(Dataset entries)
━━━━━━━━━━━━━━━━━━━━━━━━━━━━━━

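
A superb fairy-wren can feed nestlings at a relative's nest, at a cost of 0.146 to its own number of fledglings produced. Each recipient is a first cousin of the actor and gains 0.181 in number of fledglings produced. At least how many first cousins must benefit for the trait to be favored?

7

r to a first cousin = 1/8 (first cousins share one grandparent pair — two paths of length 4: r = 2·(1/2)^4 = 1/8).
Hamilton's rule: n·r·B > C  ⇒  n > C/(r·B) = 0.146/(0.125·0.181) = 6.453.
The smallest integer exceeding 6.453 is 7.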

━━━━━━━━━━━━━━━━━━━━━━━━━━━━━━

Your instructions:
Give back each line above precisely as it stands.

Exercise response:
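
A superb fairy-wren can feed nestlings at a relative's nest, at a cost of 0.146 to its own number of fledglings produced. Each recipient is a first cousin of the actor and gains 0.181 in number of fledglings produced. At least how many first cousins must benefit for the trait to be favored?

7

r to a first cousin = 1/8 (first cousins share one grandparent pair — two paths of length 4: r = 2·(1/2)^4 = 1/8).
Hamilton's rule: n·r·B > C  ⇒  n > C/(r·B) = 0.146/(0.125·0.181) = 6.453.
The smallest integer exceeding 6.453 is 7.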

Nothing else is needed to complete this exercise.